[DATA FOR PROCESSING — start]

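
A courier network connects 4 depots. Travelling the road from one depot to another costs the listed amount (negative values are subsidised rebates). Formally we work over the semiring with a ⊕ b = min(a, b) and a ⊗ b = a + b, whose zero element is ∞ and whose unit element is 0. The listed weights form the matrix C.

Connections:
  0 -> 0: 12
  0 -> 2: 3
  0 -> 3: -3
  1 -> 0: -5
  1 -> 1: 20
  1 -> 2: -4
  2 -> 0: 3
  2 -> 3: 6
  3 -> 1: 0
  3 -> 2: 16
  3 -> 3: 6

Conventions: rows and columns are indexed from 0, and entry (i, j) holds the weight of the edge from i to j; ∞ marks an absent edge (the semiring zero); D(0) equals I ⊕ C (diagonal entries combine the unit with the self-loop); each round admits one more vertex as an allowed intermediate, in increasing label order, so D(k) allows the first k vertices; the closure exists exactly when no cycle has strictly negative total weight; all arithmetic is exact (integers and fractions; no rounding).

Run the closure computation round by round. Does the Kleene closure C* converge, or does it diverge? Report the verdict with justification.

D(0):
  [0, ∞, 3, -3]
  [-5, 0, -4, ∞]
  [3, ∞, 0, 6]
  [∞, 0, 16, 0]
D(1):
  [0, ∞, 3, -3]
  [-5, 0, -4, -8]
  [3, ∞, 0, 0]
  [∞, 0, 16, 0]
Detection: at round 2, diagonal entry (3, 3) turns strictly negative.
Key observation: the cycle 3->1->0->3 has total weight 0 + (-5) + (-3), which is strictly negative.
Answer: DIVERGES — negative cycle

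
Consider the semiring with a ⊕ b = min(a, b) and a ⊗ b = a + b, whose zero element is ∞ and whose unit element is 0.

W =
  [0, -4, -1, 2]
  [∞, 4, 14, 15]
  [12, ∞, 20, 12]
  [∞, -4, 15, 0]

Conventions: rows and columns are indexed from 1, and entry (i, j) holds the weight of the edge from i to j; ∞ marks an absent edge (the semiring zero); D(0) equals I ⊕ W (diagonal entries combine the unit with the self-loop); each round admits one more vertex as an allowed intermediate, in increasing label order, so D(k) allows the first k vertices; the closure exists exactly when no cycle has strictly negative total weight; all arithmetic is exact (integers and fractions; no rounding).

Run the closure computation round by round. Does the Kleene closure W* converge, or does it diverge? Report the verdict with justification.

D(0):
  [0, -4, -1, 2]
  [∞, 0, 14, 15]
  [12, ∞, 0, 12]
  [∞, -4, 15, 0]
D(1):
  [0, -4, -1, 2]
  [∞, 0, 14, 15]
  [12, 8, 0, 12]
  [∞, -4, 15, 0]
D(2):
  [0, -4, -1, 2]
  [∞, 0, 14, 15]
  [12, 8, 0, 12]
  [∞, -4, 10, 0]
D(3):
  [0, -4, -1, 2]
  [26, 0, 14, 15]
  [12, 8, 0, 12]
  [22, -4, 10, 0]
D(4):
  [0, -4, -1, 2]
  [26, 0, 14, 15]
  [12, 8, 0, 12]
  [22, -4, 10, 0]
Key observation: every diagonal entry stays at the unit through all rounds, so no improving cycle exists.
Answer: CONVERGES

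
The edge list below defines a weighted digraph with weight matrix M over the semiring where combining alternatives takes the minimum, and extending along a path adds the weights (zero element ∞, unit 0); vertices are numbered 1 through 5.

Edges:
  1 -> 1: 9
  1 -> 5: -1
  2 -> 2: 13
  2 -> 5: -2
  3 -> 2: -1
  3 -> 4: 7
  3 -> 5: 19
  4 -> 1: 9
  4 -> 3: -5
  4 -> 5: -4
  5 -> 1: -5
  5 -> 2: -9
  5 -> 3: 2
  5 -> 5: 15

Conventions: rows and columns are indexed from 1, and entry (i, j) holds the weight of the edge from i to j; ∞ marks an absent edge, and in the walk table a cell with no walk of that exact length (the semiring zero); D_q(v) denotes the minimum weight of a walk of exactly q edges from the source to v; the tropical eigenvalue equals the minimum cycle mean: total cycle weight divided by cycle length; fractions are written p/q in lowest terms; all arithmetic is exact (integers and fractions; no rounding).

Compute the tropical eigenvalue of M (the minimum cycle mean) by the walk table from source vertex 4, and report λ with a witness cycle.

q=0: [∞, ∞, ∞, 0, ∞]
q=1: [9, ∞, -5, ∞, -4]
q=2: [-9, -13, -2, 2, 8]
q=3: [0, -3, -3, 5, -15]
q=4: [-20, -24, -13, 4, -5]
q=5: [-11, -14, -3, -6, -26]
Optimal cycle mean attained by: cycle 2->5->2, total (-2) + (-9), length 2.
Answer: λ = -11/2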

[DATA FOR PROCESSING — finish]
[DATA FOR PROCESSING — start]

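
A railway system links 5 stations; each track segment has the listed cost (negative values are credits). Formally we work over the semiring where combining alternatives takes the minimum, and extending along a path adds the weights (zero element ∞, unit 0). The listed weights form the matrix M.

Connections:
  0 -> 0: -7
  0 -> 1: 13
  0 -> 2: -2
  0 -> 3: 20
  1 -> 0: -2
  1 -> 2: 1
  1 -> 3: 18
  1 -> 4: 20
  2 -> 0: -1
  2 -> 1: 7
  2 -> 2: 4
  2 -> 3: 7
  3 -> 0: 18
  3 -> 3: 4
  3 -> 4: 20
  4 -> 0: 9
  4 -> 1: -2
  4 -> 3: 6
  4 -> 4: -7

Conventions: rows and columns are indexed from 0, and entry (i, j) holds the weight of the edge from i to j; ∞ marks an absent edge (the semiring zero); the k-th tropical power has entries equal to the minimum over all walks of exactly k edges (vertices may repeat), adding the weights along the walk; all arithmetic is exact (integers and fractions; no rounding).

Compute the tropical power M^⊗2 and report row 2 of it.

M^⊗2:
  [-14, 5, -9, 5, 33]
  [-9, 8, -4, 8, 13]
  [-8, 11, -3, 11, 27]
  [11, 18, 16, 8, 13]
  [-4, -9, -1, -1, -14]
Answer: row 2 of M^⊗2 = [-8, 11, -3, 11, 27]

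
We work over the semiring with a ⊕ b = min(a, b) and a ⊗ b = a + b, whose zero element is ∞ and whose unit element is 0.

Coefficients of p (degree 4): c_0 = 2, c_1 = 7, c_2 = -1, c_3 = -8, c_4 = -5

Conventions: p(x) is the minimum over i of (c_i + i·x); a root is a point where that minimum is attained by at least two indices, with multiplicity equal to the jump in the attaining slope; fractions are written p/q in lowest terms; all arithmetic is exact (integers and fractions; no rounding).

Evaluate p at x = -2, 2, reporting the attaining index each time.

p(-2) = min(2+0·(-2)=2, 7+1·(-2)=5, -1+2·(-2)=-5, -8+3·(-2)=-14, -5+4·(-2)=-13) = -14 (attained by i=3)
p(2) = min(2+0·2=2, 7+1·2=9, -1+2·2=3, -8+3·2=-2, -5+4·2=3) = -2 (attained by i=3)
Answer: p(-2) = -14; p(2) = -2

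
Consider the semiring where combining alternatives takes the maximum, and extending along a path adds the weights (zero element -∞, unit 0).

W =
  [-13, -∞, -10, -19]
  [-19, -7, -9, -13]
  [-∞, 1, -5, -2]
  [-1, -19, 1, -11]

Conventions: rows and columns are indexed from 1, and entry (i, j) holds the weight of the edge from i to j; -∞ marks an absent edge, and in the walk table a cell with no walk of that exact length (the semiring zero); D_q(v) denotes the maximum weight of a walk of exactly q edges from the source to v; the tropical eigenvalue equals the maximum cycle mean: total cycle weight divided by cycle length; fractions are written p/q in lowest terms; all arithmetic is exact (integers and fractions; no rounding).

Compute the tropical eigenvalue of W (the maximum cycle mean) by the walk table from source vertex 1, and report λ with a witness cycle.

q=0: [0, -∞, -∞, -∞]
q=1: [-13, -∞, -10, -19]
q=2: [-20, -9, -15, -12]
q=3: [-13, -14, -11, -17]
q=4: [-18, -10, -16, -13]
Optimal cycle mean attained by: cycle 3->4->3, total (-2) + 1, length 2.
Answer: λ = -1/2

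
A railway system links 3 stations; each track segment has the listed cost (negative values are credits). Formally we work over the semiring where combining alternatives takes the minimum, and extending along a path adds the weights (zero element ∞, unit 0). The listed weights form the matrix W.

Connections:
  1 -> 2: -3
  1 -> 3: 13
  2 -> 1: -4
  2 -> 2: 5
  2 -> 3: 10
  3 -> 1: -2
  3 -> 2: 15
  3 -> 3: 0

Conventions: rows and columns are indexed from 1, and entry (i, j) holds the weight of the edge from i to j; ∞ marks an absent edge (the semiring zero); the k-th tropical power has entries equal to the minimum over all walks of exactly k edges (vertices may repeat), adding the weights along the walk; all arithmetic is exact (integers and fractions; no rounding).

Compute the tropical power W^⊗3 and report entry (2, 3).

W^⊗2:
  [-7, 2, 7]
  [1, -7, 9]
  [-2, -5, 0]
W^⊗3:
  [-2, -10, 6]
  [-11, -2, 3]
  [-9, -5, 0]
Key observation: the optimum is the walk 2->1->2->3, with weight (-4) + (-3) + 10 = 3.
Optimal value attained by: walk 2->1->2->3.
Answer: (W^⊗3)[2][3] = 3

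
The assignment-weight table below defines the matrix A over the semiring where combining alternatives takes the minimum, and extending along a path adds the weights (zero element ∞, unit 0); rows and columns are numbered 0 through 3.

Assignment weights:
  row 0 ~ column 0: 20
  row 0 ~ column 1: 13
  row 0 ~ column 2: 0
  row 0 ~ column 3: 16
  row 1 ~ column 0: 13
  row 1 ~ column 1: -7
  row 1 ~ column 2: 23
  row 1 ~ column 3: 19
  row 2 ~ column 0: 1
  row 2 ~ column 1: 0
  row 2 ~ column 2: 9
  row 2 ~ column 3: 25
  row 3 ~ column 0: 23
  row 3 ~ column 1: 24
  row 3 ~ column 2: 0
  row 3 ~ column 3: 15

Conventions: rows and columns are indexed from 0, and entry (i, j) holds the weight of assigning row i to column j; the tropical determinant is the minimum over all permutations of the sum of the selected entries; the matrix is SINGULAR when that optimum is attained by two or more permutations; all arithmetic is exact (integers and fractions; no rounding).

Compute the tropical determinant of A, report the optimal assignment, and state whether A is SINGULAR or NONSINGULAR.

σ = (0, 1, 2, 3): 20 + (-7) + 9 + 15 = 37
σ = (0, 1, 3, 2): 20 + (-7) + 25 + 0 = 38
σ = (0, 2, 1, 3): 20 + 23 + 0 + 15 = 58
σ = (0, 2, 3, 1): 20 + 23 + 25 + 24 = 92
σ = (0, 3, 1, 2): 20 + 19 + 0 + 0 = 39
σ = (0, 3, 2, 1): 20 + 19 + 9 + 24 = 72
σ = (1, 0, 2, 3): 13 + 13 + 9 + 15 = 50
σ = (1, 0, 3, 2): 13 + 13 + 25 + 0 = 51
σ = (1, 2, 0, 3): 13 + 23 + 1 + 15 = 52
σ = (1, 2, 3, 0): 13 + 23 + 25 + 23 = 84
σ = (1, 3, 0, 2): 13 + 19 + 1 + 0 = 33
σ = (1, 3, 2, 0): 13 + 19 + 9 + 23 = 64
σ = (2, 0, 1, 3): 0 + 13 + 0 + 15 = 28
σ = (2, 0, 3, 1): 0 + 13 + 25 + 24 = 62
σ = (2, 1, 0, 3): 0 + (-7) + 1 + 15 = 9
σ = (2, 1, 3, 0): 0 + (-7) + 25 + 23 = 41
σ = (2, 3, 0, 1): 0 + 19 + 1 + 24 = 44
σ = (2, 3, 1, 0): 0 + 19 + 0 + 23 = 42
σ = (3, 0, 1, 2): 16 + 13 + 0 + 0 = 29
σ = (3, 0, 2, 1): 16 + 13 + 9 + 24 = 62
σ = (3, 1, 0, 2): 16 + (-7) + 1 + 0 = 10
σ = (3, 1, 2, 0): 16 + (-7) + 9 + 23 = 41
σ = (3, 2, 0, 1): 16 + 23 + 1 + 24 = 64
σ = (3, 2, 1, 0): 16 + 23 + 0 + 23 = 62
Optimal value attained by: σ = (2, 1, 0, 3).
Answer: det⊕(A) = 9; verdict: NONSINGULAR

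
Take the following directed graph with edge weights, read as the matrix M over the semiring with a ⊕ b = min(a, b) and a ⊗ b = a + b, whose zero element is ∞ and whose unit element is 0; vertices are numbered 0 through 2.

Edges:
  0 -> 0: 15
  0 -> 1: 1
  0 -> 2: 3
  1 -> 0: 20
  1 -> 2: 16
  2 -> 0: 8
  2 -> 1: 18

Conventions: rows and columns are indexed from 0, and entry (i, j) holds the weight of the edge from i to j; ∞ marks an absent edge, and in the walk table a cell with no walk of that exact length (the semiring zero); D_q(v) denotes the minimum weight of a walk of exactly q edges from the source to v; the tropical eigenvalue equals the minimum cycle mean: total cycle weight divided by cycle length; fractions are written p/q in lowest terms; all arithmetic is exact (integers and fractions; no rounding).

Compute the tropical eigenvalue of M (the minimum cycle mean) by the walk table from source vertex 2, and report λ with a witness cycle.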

[DATA FOR PROCESSING — finish]
[DATA FOR PROCESSING — start]

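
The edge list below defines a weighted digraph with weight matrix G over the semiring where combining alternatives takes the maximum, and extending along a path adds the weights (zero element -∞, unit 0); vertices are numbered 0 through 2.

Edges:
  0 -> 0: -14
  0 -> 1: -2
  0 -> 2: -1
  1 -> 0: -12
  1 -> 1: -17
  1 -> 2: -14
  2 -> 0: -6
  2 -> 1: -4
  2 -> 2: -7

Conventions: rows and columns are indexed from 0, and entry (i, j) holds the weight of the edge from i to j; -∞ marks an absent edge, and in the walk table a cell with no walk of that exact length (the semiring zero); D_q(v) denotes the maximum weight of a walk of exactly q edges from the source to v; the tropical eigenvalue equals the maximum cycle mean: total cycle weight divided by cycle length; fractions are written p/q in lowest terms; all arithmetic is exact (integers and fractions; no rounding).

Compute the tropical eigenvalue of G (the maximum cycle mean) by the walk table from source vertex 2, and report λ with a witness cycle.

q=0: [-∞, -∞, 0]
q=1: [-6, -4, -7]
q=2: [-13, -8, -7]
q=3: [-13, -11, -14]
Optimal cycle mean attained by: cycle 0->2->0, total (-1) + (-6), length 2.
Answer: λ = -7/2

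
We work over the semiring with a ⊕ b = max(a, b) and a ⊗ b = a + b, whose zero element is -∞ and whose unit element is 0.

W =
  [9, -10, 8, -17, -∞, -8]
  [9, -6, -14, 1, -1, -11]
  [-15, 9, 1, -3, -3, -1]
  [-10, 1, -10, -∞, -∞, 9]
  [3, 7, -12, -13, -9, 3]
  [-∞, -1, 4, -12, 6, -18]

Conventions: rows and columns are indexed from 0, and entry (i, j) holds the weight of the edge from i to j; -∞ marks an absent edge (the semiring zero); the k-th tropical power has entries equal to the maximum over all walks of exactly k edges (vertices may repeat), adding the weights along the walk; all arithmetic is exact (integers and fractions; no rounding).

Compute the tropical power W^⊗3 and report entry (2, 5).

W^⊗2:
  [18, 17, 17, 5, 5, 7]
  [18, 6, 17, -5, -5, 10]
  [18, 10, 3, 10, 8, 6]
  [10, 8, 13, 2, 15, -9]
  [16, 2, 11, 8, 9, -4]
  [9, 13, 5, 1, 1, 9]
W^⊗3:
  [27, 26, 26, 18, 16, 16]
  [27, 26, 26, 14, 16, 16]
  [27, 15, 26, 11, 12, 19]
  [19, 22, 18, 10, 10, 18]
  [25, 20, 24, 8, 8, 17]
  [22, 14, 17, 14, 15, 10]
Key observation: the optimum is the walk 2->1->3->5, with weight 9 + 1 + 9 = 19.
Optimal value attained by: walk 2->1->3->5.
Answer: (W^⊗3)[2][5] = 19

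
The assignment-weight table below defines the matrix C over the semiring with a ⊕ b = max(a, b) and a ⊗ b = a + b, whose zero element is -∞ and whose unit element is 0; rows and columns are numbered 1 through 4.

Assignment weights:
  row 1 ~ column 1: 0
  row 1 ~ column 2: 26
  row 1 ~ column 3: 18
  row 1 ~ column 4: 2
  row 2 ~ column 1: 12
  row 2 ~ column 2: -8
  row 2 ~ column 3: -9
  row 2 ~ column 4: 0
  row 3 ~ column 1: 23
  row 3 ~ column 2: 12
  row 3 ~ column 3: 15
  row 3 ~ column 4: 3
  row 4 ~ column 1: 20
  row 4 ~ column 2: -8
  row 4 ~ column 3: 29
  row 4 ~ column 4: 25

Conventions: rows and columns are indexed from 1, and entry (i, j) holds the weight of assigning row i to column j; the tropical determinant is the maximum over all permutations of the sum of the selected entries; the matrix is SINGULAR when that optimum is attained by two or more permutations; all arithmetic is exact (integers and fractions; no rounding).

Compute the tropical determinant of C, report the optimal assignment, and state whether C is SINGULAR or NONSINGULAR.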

[DATA FOR PROCESSING — finish]

WORK REQUEST:
Above are the records; from them, give again exactly the lines from the one containing "A courier network" to the one containing "W (diagonal entries", both lines included, and nothing more.

COMPLETED EXERCISE:
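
A courier network connects 4 depots. Travelling the road from one depot to another costs the listed amount (negative values are subsidised rebates). Formally we work over the semiring with a ⊕ b = min(a, b) and a ⊗ b = a + b, whose zero element is ∞ and whose unit element is 0. The listed weights form the matrix C.

Connections:
  0 -> 0: 12
  0 -> 2: 3
  0 -> 3: -3
  1 -> 0: -5
  1 -> 1: 20
  1 -> 2: -4
  2 -> 0: 3
  2 -> 3: 6
  3 -> 1: 0
  3 -> 2: 16
  3 -> 3: 6

Conventions: rows and columns are indexed from 0, and entry (i, j) holds the weight of the edge from i to j; ∞ marks an absent edge (the semiring zero); D(0) equals I ⊕ C (diagonal entries combine the unit with the self-loop); each round admits one more vertex as an allowed intermediate, in increasing label order, so D(k) allows the first k vertices; the closure exists exactly when no cycle has strictly negative total weight; all arithmetic is exact (integers and fractions; no rounding).

Run the closure computation round by round. Does the Kleene closure C* converge, or does it diverge? Report the verdict with justification.

D(0):
  [0, ∞, 3, -3]
  [-5, 0, -4, ∞]
  [3, ∞, 0, 6]
  [∞, 0, 16, 0]
D(1):
  [0, ∞, 3, -3]
  [-5, 0, -4, -8]
  [3, ∞, 0, 0]
  [∞, 0, 16, 0]
Detection: at round 2, diagonal entry (3, 3) turns strictly negative.
Key observation: the cycle 3->1->0->3 has total weight 0 + (-5) + (-3), which is strictly negative.
Answer: DIVERGES — negative cycle

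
Consider the semiring with a ⊕ b = min(a, b) and a ⊗ b = a + b, whose zero element is ∞ and whose unit element is 0.

W =
  [0, -4, -1, 2]
  [∞, 4, 14, 15]
  [12, ∞, 20, 12]
  [∞, -4, 15, 0]

Conventions: rows and columns are indexed from 1, and entry (i, j) holds the weight of the edge from i to j; ∞ marks an absent edge (the semiring zero); D(0) equals I ⊕ W (diagonal entries combine the unit with the self-loop); each round admits one more vertex as an allowed intermediate, in increasing label order, so D(k) allows the first k vertices; the closure exists exactly when no cycle has strictly negative total weight; all arithmetic is exact (integers and fractions; no rounding).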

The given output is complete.